== Task to carry out ==
Every line with the string "array" in it belongs in your answer, so copy them all from the data.

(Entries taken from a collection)
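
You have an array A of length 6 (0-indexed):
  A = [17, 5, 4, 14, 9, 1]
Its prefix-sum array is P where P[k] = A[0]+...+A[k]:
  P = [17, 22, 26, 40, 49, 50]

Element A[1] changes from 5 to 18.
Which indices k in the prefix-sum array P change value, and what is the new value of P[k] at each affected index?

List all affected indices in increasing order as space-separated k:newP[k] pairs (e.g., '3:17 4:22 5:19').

P[k] = A[0] + ... + A[k]
P[k] includes A[1] iff k >= 1
Affected indices: 1, 2, ..., 5; delta = 13
  P[1]: 22 + 13 = 35
  P[2]: 26 + 13 = 39
  P[3]: 40 + 13 = 53
  P[4]: 49 + 13 = 62
  P[5]: 50 + 13 = 63

Answer: 1:35 2:39 3:53 4:62 5:63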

== Response to the task ==
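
You have an array A of length 6 (0-indexed):
Its prefix-sum array is P where P[k] = A[0]+...+A[k]:
Which indices k in the prefix-sum array P change value, and what is the new value of P[k] at each affected index?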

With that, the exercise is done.